━━ Available records
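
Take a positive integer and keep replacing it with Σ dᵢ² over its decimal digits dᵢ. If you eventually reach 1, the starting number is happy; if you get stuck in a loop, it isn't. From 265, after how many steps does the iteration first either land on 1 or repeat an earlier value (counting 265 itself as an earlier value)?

265 → 65
65 → 61
61 → 37
37 → 58
58 → 89
89 → 145
145 → 42
42 → 20
20 → 4
4 → 16
16 → 37  — 37 repeats.
That took 11 steps.

11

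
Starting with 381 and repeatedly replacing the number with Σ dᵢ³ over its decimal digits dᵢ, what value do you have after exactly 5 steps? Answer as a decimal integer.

513

381 → 3³ + 8³ + 1³ = 540
540 → 5³ + 4³ + 0³ = 189
189 → 1³ + 8³ + 9³ = 1242
1242 → 1³ + 2³ + 4³ + 2³ = 81
81 → 8³ + 1³ = 513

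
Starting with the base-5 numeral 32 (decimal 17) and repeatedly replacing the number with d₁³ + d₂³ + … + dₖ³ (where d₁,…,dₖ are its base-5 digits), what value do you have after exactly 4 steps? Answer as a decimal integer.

35

17 = (3,2)_5 → 3³ + 2³ = 27 + 8 = 35
35 = (1,2,0)_5 → 1³ + 2³ + 0³ = 1 + 8 + 0 = 9
9 = (1,4)_5 → 1³ + 4³ = 1 + 64 = 65
65 = (2,3,0)_5 → 2³ + 3³ + 0³ = 8 + 27 + 0 = 35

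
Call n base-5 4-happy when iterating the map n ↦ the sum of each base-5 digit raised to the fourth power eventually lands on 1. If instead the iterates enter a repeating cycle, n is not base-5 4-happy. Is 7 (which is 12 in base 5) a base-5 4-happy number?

7 = (1,2)_5 → 1⁴ + 2⁴ = 17
17 = (3,2)_5 → 3⁴ + 2⁴ = 97
97 = (3,4,2)_5 → 3⁴ + 4⁴ + 2⁴ = 353
353 = (2,4,0,3)_5 → 2⁴ + 4⁴ + 0⁴ + 3⁴ = 353  — 353 already seen; the sequence cycles without reaching 1.

not base-5 4-happy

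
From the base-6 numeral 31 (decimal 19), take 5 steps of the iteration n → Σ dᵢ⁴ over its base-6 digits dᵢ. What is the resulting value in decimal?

963

19 = (3,1)_6 → 3⁴ + 1⁴ = 81 + 1 = 82
82 = (2,1,4)_6 → 2⁴ + 1⁴ + 4⁴ = 16 + 1 + 256 = 273
273 = (1,1,3,3)_6 → 1⁴ + 1⁴ + 3⁴ + 3⁴ = 1 + 1 + 81 + 81 = 164
164 = (4,3,2)_6 → 4⁴ + 3⁴ + 2⁴ = 256 + 81 + 16 = 353
353 = (1,3,4,5)_6 → 1⁴ + 3⁴ + 4⁴ + 5⁴ = 1 + 81 + 256 + 625 = 963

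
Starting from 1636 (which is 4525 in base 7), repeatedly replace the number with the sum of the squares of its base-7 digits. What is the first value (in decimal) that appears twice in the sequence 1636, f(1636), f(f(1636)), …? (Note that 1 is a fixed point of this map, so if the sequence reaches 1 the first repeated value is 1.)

10

1636 = (4,5,2,5)_7 → 4² + 5² + 2² + 5² = 16 + 25 + 4 + 25 = 70
70 = (1,3,0)_7 → 1² + 3² + 0² = 1 + 9 + 0 = 10
10 = (1,3)_7 → 1² + 3² = 1 + 9 = 10  — 10 already appeared earlier.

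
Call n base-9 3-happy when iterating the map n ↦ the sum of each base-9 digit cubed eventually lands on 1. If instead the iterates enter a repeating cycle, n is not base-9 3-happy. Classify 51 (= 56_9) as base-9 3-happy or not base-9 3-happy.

base-9 3-happy

51 = (5,6)_9 → 341
341 = (4,1,8)_9 → 577
577 = (7,1,1)_9 → 345
345 = (4,2,3)_9 → 99
99 = (1,2,0)_9 → 9
9 = (1,0)_9 → 1  — reached 1.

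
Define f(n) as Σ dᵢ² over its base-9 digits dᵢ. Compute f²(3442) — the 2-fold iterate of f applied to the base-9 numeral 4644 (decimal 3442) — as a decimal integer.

3442 = (4,6,4,4)_9 → 4² + 6² + 4² + 4² = 84
84 = (1,0,3)_9 → 1² + 0² + 3² = 10

10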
━━━━
▶ **What this task involves**
The answer is the data above, retyped exactly in full.

▶ **Result of the exercise**
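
Take a positive integer and keep replacing it with Σ dᵢ² over its decimal digits dᵢ. If you eventually reach 1, the starting number is happy; if you get stuck in a loop, it isn't. From 265, after how many steps does the iteration first either land on 1 or repeat an earlier value (counting 265 itself as an earlier value)?

265 → 65
65 → 61
61 → 37
37 → 58
58 → 89
89 → 145
145 → 42
42 → 20
20 → 4
4 → 16
16 → 37  — 37 repeats.
That took 11 steps.

11

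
Starting with 381 and repeatedly replacing the number with Σ dᵢ³ over its decimal digits dᵢ, what value do you have after exactly 5 steps? Answer as a decimal integer.

513

381 → 3³ + 8³ + 1³ = 540
540 → 5³ + 4³ + 0³ = 189
189 → 1³ + 8³ + 9³ = 1242
1242 → 1³ + 2³ + 4³ + 2³ = 81
81 → 8³ + 1³ = 513

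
Starting with the base-5 numeral 32 (decimal 17) and repeatedly replacing the number with d₁³ + d₂³ + … + dₖ³ (where d₁,…,dₖ are its base-5 digits), what value do you have after exactly 4 steps? Answer as a decimal integer.

35

17 = (3,2)_5 → 3³ + 2³ = 27 + 8 = 35
35 = (1,2,0)_5 → 1³ + 2³ + 0³ = 1 + 8 + 0 = 9
9 = (1,4)_5 → 1³ + 4³ = 1 + 64 = 65
65 = (2,3,0)_5 → 2³ + 3³ + 0³ = 8 + 27 + 0 = 35

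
Call n base-5 4-happy when iterating the map n ↦ the sum of each base-5 digit raised to the fourth power eventually lands on 1. If instead the iterates enter a repeating cycle, n is not base-5 4-happy. Is 7 (which is 12 in base 5) a base-5 4-happy number?

7 = (1,2)_5 → 1⁴ + 2⁴ = 17
17 = (3,2)_5 → 3⁴ + 2⁴ = 97
97 = (3,4,2)_5 → 3⁴ + 4⁴ + 2⁴ = 353
353 = (2,4,0,3)_5 → 2⁴ + 4⁴ + 0⁴ + 3⁴ = 353  — 353 already seen; the sequence cycles without reaching 1.

not base-5 4-happy

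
From the base-6 numeral 31 (decimal 19), take 5 steps of the iteration n → Σ dᵢ⁴ over its base-6 digits dᵢ. What is the resulting value in decimal?

963

19 = (3,1)_6 → 3⁴ + 1⁴ = 81 + 1 = 82
82 = (2,1,4)_6 → 2⁴ + 1⁴ + 4⁴ = 16 + 1 + 256 = 273
273 = (1,1,3,3)_6 → 1⁴ + 1⁴ + 3⁴ + 3⁴ = 1 + 1 + 81 + 81 = 164
164 = (4,3,2)_6 → 4⁴ + 3⁴ + 2⁴ = 256 + 81 + 16 = 353
353 = (1,3,4,5)_6 → 1⁴ + 3⁴ + 4⁴ + 5⁴ = 1 + 81 + 256 + 625 = 963

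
Starting from 1636 (which is 4525 in base 7), repeatedly replace the number with the sum of the squares of its base-7 digits. What is the first value (in decimal) that appears twice in the sequence 1636, f(1636), f(f(1636)), …? (Note that 1 is a fixed point of this map, so if the sequence reaches 1 the first repeated value is 1.)

10

1636 = (4,5,2,5)_7 → 4² + 5² + 2² + 5² = 16 + 25 + 4 + 25 = 70
70 = (1,3,0)_7 → 1² + 3² + 0² = 1 + 9 + 0 = 10
10 = (1,3)_7 → 1² + 3² = 1 + 9 = 10  — 10 already appeared earlier.

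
Call n base-9 3-happy when iterating the map n ↦ the sum of each base-9 digit cubed eventually lands on 1. If instead the iterates enter a repeating cycle, n is not base-9 3-happy. Classify 51 (= 56_9) as base-9 3-happy or not base-9 3-happy.

base-9 3-happy

51 = (5,6)_9 → 341
341 = (4,1,8)_9 → 577
577 = (7,1,1)_9 → 345
345 = (4,2,3)_9 → 99
99 = (1,2,0)_9 → 9
9 = (1,0)_9 → 1  — reached 1.

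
Define f(n) as Σ dᵢ² over its base-9 digits dᵢ. Compute f²(3442) — the 2-fold iterate of f applied to the base-9 numeral 4644 (decimal 3442) — as a decimal integer.

3442 = (4,6,4,4)_9 → 4² + 6² + 4² + 4² = 84
84 = (1,0,3)_9 → 1² + 0² + 3² = 10

10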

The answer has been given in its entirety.